■ AVAILABLE DATA
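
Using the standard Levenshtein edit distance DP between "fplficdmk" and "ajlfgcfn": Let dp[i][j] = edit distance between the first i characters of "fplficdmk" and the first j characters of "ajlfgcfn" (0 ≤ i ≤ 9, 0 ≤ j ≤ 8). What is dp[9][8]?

6

   ''  a  j  l  f  g  c  f  n
''  0  1  2  3  4  5  6  7  8
 f  1  1  2  3  3  4  5  6  7
 p  2  2  2  3  4  4  5  6  7
 l  3  3  3  2  3  4  5  6  7
 f  4  4  4  3  2  3  4  5  6
 i  5  5  5  4  3  3  4  5  6
 c  6  6  6  5  4  4  3  4  5
 d  7  7  7  6  5  5  4  4  5
 m  8  8  8  7  6  6  5  5  5
 k  9  9  9  8  7  7  6  6  6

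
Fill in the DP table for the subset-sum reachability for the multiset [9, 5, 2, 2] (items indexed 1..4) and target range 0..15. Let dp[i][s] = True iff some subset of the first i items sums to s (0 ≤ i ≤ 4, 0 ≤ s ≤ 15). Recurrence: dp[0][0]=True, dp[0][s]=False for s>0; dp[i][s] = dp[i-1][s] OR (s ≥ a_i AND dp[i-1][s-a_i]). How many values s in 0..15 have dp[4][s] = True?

9

i\s   0   1   2   3   4   5   6   7   8   9  10  11  12  13  14  15
  0   T   F   F   F   F   F   F   F   F   F   F   F   F   F   F   F
  1   T   F   F   F   F   F   F   F   F   T   F   F   F   F   F   F
  2   T   F   F   F   F   T   F   F   F   T   F   F   F   F   T   F
  3   T   F   T   F   F   T   F   T   F   T   F   T   F   F   T   F
  4   T   F   T   F   T   T   F   T   F   T   F   T   F   T   T   F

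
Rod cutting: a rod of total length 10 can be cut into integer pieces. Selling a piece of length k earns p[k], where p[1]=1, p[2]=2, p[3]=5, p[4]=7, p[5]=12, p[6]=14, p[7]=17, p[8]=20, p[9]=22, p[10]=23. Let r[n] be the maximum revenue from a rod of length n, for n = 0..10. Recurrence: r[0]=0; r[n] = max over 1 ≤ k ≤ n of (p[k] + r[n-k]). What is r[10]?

24

   n    0    1    2    3    4    5    6    7    8    9   10
r[n]    0    1    2    5    7   12   14   17   20   22   24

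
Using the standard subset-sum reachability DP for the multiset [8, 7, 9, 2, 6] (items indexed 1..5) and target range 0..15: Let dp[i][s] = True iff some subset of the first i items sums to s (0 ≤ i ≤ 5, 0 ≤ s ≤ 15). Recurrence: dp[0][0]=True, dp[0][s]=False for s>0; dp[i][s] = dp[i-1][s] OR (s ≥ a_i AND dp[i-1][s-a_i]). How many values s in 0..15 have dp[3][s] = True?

5

i\s   0   1   2   3   4   5   6   7   8   9  10  11  12  13  14  15
  0   T   F   F   F   F   F   F   F   F   F   F   F   F   F   F   F
  1   T   F   F   F   F   F   F   F   T   F   F   F   F   F   F   F
  2   T   F   F   F   F   F   F   T   T   F   F   F   F   F   F   T
  3   T   F   F   F   F   F   F   T   T   T   F   F   F   F   F   T
  4   T   F   T   F   F   F   F   T   T   T   T   T   F   F   F   T
  5   T   F   T   F   F   F   T   T   T   T   T   T   F   T   T   T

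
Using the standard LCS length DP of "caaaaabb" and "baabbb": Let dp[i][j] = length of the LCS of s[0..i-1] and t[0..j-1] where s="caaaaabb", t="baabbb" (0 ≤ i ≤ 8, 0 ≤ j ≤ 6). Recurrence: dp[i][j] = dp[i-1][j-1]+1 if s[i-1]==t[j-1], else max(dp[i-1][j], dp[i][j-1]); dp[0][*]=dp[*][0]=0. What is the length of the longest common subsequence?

   ''  b  a  a  b  b  b
''  0  0  0  0  0  0  0
 c  0  0  0  0  0  0  0
 a  0  0  1  1  1  1  1
 a  0  0  1  2  2  2  2
 a  0  0  1  2  2  2  2
 a  0  0  1  2  2  2  2
 a  0  0  1  2  2  2  2
 b  0  1  1  2  3  3  3
 b  0  1  1  2  3  4  4

4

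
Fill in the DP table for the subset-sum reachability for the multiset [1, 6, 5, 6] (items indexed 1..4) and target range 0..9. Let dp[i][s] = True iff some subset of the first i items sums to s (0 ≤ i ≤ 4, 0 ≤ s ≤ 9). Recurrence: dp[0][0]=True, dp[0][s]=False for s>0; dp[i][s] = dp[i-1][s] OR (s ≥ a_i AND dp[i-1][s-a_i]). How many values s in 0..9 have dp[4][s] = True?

5

i\s   0   1   2   3   4   5   6   7   8   9
  0   T   F   F   F   F   F   F   F   F   F
  1   T   T   F   F   F   F   F   F   F   F
  2   T   T   F   F   F   F   T   T   F   F
  3   T   T   F   F   F   T   T   T   F   F
  4   T   T   F   F   F   T   T   T   F   F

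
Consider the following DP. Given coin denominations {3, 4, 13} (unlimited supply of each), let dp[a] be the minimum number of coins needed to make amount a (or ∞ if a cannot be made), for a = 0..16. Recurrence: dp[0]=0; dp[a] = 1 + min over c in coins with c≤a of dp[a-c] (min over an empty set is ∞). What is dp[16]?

2

 a  0  1  2  3  4  5  6  7  8  9 10 11 12 13 14 15 16
dp  0  -  -  1  1  -  2  2  2  3  3  3  3  1  4  4  2
(- denotes ∞ / unreachable)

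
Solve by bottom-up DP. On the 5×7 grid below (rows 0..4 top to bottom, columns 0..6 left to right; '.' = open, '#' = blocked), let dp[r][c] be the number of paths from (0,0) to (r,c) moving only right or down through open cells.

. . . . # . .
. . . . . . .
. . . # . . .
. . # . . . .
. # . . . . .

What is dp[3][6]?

24

r\c   0   1   2   3   4   5   6
  0   1   1   1   1   0   0   0
  1   1   2   3   4   4   4   4
  2   1   3   6   0   4   8  12
  3   1   4   0   0   4  12  24
  4   1   0   0   0   4  16  40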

■ EXERCISE REQUIREMENTS
In full and without any edits, output the material above.

■ WRITTEN REPLY
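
Using the standard Levenshtein edit distance DP between "fplficdmk" and "ajlfgcfn": Let dp[i][j] = edit distance between the first i characters of "fplficdmk" and the first j characters of "ajlfgcfn" (0 ≤ i ≤ 9, 0 ≤ j ≤ 8). What is dp[9][8]?

6

   ''  a  j  l  f  g  c  f  n
''  0  1  2  3  4  5  6  7  8
 f  1  1  2  3  3  4  5  6  7
 p  2  2  2  3  4  4  5  6  7
 l  3  3  3  2  3  4  5  6  7
 f  4  4  4  3  2  3  4  5  6
 i  5  5  5  4  3  3  4  5  6
 c  6  6  6  5  4  4  3  4  5
 d  7  7  7  6  5  5  4  4  5
 m  8  8  8  7  6  6  5  5  5
 k  9  9  9  8  7  7  6  6  6

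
Fill in the DP table for the subset-sum reachability for the multiset [9, 5, 2, 2] (items indexed 1..4) and target range 0..15. Let dp[i][s] = True iff some subset of the first i items sums to s (0 ≤ i ≤ 4, 0 ≤ s ≤ 15). Recurrence: dp[0][0]=True, dp[0][s]=False for s>0; dp[i][s] = dp[i-1][s] OR (s ≥ a_i AND dp[i-1][s-a_i]). How many values s in 0..15 have dp[4][s] = True?

9

i\s   0   1   2   3   4   5   6   7   8   9  10  11  12  13  14  15
  0   T   F   F   F   F   F   F   F   F   F   F   F   F   F   F   F
  1   T   F   F   F   F   F   F   F   F   T   F   F   F   F   F   F
  2   T   F   F   F   F   T   F   F   F   T   F   F   F   F   T   F
  3   T   F   T   F   F   T   F   T   F   T   F   T   F   F   T   F
  4   T   F   T   F   T   T   F   T   F   T   F   T   F   T   T   F

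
Rod cutting: a rod of total length 10 can be cut into integer pieces. Selling a piece of length k earns p[k], where p[1]=1, p[2]=2, p[3]=5, p[4]=7, p[5]=12, p[6]=14, p[7]=17, p[8]=20, p[9]=22, p[10]=23. Let r[n] be the maximum revenue from a rod of length n, for n = 0..10. Recurrence: r[0]=0; r[n] = max over 1 ≤ k ≤ n of (p[k] + r[n-k]). What is r[10]?

24

   n    0    1    2    3    4    5    6    7    8    9   10
r[n]    0    1    2    5    7   12   14   17   20   22   24

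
Using the standard subset-sum reachability DP for the multiset [8, 7, 9, 2, 6] (items indexed 1..5) and target range 0..15: Let dp[i][s] = True iff some subset of the first i items sums to s (0 ≤ i ≤ 5, 0 ≤ s ≤ 15). Recurrence: dp[0][0]=True, dp[0][s]=False for s>0; dp[i][s] = dp[i-1][s] OR (s ≥ a_i AND dp[i-1][s-a_i]). How many values s in 0..15 have dp[3][s] = True?

5

i\s   0   1   2   3   4   5   6   7   8   9  10  11  12  13  14  15
  0   T   F   F   F   F   F   F   F   F   F   F   F   F   F   F   F
  1   T   F   F   F   F   F   F   F   T   F   F   F   F   F   F   F
  2   T   F   F   F   F   F   F   T   T   F   F   F   F   F   F   T
  3   T   F   F   F   F   F   F   T   T   T   F   F   F   F   F   T
  4   T   F   T   F   F   F   F   T   T   T   T   T   F   F   F   T
  5   T   F   T   F   F   F   T   T   T   T   T   T   F   T   T   T

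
Using the standard LCS length DP of "caaaaabb" and "baabbb": Let dp[i][j] = length of the LCS of s[0..i-1] and t[0..j-1] where s="caaaaabb", t="baabbb" (0 ≤ i ≤ 8, 0 ≤ j ≤ 6). Recurrence: dp[i][j] = dp[i-1][j-1]+1 if s[i-1]==t[j-1], else max(dp[i-1][j], dp[i][j-1]); dp[0][*]=dp[*][0]=0. What is the length of the longest common subsequence?

   ''  b  a  a  b  b  b
''  0  0  0  0  0  0  0
 c  0  0  0  0  0  0  0
 a  0  0  1  1  1  1  1
 a  0  0  1  2  2  2  2
 a  0  0  1  2  2  2  2
 a  0  0  1  2  2  2  2
 a  0  0  1  2  2  2  2
 b  0  1  1  2  3  3  3
 b  0  1  1  2  3  4  4

4

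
Fill in the DP table for the subset-sum reachability for the multiset [1, 6, 5, 6] (items indexed 1..4) and target range 0..9. Let dp[i][s] = True iff some subset of the first i items sums to s (0 ≤ i ≤ 4, 0 ≤ s ≤ 9). Recurrence: dp[0][0]=True, dp[0][s]=False for s>0; dp[i][s] = dp[i-1][s] OR (s ≥ a_i AND dp[i-1][s-a_i]). How many values s in 0..9 have dp[4][s] = True?

5

i\s   0   1   2   3   4   5   6   7   8   9
  0   T   F   F   F   F   F   F   F   F   F
  1   T   T   F   F   F   F   F   F   F   F
  2   T   T   F   F   F   F   T   T   F   F
  3   T   T   F   F   F   T   T   T   F   F
  4   T   T   F   F   F   T   T   T   F   F

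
Consider the following DP. Given coin denominations {3, 4, 13} (unlimited supply of each), let dp[a] be the minimum number of coins needed to make amount a (or ∞ if a cannot be made), for a = 0..16. Recurrence: dp[0]=0; dp[a] = 1 + min over c in coins with c≤a of dp[a-c] (min over an empty set is ∞). What is dp[16]?

2

 a  0  1  2  3  4  5  6  7  8  9 10 11 12 13 14 15 16
dp  0  -  -  1  1  -  2  2  2  3  3  3  3  1  4  4  2
(- denotes ∞ / unreachable)

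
Solve by bottom-up DP. On the 5×7 grid below (rows 0..4 top to bottom, columns 0..6 left to right; '.' = open, '#' = blocked), let dp[r][c] be the number of paths from (0,0) to (r,c) moving only right or down through open cells.

. . . . # . .
. . . . . . .
. . . # . . .
. . # . . . .
. # . . . . .

What is dp[3][6]?

24

r\c   0   1   2   3   4   5   6
  0   1   1   1   1   0   0   0
  1   1   2   3   4   4   4   4
  2   1   3   6   0   4   8  12
  3   1   4   0   0   4  12  24
  4   1   0   0   0   4  16  40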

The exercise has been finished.